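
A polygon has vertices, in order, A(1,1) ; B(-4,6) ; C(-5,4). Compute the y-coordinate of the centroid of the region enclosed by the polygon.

11/3

Apply the shoelace formula. First the cross-terms c_i = x_i·y_{i+1} − x_{i+1}·y_i:
  10, 14, -9  ⇒  2A = 15, A = 7.5.
Then Σ (y_i + y_{i+1})·c_i = 165, so ȳ = 165 / (6·7.5) = 11/3.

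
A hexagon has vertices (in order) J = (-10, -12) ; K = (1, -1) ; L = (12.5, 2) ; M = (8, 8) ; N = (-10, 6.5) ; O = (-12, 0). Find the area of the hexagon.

Apply the shoelace (surveyor's) formula: 2A = Σ (x_i·y_{i+1} − x_{i+1}·y_i), indices taken mod 6.
J→K: (-10)(-1) − (1)(-12) = 22
K→L: (1)(2) − (12.5)(-1) = 14.5
L→M: (12.5)(8) − (8)(2) = 84
M→N: (8)(6.5) − (-10)(8) = 132
N→O: (-10)(0) − (-12)(6.5) = 78
O→J: (-12)(-12) − (-10)(0) = 144
Σ = 474.5
Area = |Σ|/2 = 237.25.

237.25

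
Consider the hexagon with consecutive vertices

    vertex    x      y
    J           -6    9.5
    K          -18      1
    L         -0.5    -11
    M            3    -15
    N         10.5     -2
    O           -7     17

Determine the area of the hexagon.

377.75

Apply the shoelace formula: 2A = Σ (x_i·y_{i+1} − x_{i+1}·y_i), indices taken mod 6.
Σ = (165) + (198.5) + (40.5) + (151.5) + (164.5) + (35.5) = 755.5
Area = |Σ|/2 = 377.75.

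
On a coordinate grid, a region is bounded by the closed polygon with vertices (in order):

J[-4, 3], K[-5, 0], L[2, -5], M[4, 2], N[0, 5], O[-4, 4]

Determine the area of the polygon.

Apply Gauss's area formula: 2A = Σ (x_i·y_{i+1} − x_{i+1}·y_i), indices taken mod 6.
Σ = (15) + (25) + (24) + (20) + (20) + (4) = 108
Area = |Σ|/2 = 54.

54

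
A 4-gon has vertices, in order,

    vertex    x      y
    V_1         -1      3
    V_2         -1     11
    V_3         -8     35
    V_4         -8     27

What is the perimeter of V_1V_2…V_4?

|V_1V_2| = √((0)² + (8)²) = √64 = 8
|V_2V_3| = √((-7)² + (24)²) = √625 = 25
|V_3V_4| = √((0)² + (-8)²) = √64 = 8
|V_4V_1| = √((7)² + (-24)²) = √625 = 25
Perimeter = 8 + 25 + 8 + 25 = 66.

66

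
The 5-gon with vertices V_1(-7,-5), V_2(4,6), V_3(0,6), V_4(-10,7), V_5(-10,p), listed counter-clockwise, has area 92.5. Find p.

Write out the shoelace sum; only the two edges meeting at V_5 involve p:
2·Area = [((-10)·p − (-10)·7) + ((-10)·(-5) − (-7)·p)] + 62
       = -3·p + 182 = 185
⇒ p = -1.

-1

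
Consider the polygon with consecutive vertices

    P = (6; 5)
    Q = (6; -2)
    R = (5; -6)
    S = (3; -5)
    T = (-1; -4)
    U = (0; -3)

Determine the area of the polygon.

35.5

Apply Gauss's area formula: 2A = Σ (x_i·y_{i+1} − x_{i+1}·y_i), indices taken mod 6.
P→Q: (6)(-2) − (6)(5) = -42
Q→R: (6)(-6) − (5)(-2) = -26
R→S: (5)(-5) − (3)(-6) = -7
S→T: (3)(-4) − (-1)(-5) = -17
T→U: (-1)(-3) − (0)(-4) = 3
U→P: (0)(5) − (6)(-3) = 18
Σ = -71
Area = |Σ|/2 = 35.5.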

*Work task*:
Start printing at the line with "Consider the polygon" and stop after the final line of the listing above, keeping every line exact.

*Output below*:
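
Consider the polygon with consecutive vertices

    P = (6; 5)
    Q = (6; -2)
    R = (5; -6)
    S = (3; -5)
    T = (-1; -4)
    U = (0; -3)

Determine the area of the polygon.

35.5

Apply Gauss's area formula: 2A = Σ (x_i·y_{i+1} − x_{i+1}·y_i), indices taken mod 6.
P→Q: (6)(-2) − (6)(5) = -42
Q→R: (6)(-6) − (5)(-2) = -26
R→S: (5)(-5) − (3)(-6) = -7
S→T: (3)(-4) − (-1)(-5) = -17
T→U: (-1)(-3) − (0)(-4) = 3
U→P: (0)(5) − (6)(-3) = 18
Σ = -71
Area = |Σ|/2 = 35.5.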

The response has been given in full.